Start of Block

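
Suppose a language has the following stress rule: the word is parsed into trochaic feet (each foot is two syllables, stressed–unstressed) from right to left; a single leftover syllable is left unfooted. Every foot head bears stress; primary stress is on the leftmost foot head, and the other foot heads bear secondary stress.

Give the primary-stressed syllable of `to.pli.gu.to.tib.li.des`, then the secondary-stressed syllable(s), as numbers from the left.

primary 2, secondary 4, 6

Parse right to left into trochaic (ˈσσ) feet: to (ˈpli.gu) (ˈto.tib) (ˈli.des). Syllable 1 is left unfooted.
Foot heads (stressed positions): 2, 4, 6.
End Rule Leftmost: primary stress on the leftmost head = syllable 2.
Secondary stress on 4, 6: to.ˈpli.gu.ˌto.tib.ˌli.des.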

End of Block

**TASK REQUIREMENTS:** The result should be the lines from the line with "Give the primary-stressed" to the last line of the material, returned exactly and without any other line.

**SOLVED EXERCISE:**
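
Give the primary-stressed syllable of `to.pli.gu.to.tib.li.des`, then the secondary-stressed syllable(s), as numbers from the left.

primary 2, secondary 4, 6

Parse right to left into trochaic (ˈσσ) feet: to (ˈpli.gu) (ˈto.tib) (ˈli.des). Syllable 1 is left unfooted.
Foot heads (stressed positions): 2, 4, 6.
End Rule Leftmost: primary stress on the leftmost head = syllable 2.
Secondary stress on 4, 6: to.ˈpli.gu.ˌto.tib.ˌli.des.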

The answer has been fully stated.